[Start of section]

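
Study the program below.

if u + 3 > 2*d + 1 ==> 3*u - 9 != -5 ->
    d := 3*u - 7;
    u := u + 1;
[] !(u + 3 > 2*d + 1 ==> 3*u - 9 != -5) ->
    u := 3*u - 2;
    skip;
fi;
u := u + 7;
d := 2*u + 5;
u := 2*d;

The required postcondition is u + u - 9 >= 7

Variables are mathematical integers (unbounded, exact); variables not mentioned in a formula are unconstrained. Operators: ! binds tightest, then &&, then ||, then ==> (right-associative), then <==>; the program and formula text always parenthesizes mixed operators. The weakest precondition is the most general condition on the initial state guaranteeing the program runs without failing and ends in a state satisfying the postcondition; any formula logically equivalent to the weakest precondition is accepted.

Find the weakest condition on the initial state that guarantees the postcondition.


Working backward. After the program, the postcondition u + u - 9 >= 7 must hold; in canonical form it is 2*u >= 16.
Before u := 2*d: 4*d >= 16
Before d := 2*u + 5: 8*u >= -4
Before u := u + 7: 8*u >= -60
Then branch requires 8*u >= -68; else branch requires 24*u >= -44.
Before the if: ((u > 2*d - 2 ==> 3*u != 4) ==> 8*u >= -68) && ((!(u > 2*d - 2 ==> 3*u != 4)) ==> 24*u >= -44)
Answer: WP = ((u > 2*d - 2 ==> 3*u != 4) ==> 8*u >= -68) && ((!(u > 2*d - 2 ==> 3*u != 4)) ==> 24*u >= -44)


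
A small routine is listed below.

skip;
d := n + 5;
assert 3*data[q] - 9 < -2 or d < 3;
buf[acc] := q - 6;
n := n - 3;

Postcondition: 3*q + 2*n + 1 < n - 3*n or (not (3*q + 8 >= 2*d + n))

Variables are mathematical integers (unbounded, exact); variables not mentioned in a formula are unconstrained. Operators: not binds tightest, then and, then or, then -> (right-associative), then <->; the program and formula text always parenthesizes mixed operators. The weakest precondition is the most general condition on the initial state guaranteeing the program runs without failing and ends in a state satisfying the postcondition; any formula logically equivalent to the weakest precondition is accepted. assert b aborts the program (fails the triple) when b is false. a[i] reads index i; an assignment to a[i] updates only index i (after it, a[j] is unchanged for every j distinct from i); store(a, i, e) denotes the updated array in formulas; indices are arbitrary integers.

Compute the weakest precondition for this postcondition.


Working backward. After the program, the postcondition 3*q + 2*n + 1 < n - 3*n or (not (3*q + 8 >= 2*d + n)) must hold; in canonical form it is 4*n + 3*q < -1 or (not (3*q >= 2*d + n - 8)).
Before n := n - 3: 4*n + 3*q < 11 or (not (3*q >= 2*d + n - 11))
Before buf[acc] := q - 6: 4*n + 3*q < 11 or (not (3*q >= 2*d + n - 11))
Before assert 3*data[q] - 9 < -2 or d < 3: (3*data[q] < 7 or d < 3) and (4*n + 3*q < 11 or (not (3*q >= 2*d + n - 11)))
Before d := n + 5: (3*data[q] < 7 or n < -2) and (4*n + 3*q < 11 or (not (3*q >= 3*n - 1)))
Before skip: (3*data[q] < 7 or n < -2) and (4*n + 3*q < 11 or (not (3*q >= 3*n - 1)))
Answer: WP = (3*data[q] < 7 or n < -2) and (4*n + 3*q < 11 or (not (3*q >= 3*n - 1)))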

[End of section]

◆ Exercise: Looking at the material above, state the number of lines holding the word "below", and only that number.

◆ Written solution: 2